Task requirements –
The line containing "The robot arm" marks the end: write out exactly every line from the first line of the data below through that line, and only those.

Data excerpts:

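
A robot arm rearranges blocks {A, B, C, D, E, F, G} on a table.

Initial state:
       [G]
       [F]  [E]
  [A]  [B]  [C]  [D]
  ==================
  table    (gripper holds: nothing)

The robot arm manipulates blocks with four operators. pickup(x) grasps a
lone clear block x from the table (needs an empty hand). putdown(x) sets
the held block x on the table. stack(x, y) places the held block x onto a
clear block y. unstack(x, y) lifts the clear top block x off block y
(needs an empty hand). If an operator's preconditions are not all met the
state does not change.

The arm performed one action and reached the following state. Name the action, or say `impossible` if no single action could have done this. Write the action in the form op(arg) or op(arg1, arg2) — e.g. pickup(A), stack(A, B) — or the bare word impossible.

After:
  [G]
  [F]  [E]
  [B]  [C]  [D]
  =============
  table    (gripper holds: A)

pickup(A)

target: towers=[B/F/G; C/E; D] holding=A
     unstack(G, F) → towers=[A; B/F; C/E; D] holding=G
         pickup(D) → towers=[A; B/F/G; C/E] holding=D
         pickup(A) → towers=[B/F/G; C/E; D] holding=A  ← match
     unstack(E, C) → towers=[A; B/F/G; C; D] holding=E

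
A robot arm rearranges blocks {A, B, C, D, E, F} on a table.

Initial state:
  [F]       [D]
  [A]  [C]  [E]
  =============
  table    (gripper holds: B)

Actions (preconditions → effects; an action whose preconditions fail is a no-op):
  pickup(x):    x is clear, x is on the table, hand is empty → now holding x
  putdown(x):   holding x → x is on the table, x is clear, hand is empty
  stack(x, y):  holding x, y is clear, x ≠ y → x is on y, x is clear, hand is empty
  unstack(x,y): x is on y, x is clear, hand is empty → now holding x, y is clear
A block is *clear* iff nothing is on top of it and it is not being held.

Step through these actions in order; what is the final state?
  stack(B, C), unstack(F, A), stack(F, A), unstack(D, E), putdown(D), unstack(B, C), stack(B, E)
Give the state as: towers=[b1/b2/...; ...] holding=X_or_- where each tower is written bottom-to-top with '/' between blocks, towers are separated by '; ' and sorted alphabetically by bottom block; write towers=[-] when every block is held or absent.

step 1 (stack(B, C)): towers=[A/F; C/B; E/D] holding=-
step 2 (unstack(F, A)): towers=[A; C/B; E/D] holding=F
step 3 (stack(F, A)): towers=[A/F; C/B; E/D] holding=-
step 4 (unstack(D, E)): towers=[A/F; C/B; E] holding=D
step 5 (putdown(D)): towers=[A/F; C/B; D; E] holding=-
step 6 (unstack(B, C)): towers=[A/F; C; D; E] holding=B
step 7 (stack(B, E)): towers=[A/F; C; D; E/B] holding=-

towers=[A/F; C; D; E/B] holding=-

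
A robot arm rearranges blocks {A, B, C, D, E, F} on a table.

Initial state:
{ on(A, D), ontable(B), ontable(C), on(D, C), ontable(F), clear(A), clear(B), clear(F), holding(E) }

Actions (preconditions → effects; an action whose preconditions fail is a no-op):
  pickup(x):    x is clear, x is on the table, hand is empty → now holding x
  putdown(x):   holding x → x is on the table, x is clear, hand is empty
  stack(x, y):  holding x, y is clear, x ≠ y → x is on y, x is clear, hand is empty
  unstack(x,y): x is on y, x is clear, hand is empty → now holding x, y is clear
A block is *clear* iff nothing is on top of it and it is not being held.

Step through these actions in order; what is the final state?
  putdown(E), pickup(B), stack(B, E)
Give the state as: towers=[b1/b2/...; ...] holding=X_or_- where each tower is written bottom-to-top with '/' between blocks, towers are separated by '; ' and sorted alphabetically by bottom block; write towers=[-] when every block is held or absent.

step 1 (putdown(E)): towers=[B; C/D/A; E; F] holding=-
step 2 (pickup(B)): towers=[C/D/A; E; F] holding=B
step 3 (stack(B, E)): towers=[C/D/A; E/B; F] holding=-

towers=[C/D/A; E/B; F] holding=-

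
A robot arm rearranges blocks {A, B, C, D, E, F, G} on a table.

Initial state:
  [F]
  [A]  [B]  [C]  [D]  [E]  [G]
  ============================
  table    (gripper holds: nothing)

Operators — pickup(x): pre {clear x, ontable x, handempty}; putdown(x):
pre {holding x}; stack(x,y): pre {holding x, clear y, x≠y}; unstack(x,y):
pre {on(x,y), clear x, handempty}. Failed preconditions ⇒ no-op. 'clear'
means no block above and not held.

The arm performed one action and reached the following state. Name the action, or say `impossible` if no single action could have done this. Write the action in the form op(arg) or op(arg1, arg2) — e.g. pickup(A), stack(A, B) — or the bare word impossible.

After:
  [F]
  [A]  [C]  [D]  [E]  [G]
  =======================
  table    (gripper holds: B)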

Response to this task –
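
A robot arm rearranges blocks {A, B, C, D, E, F, G} on a table.

Initial state:
       [G]
       [F]  [E]
  [A]  [B]  [C]  [D]
  ==================
  table    (gripper holds: nothing)

The robot arm manipulates blocks with four operators. pickup(x) grasps a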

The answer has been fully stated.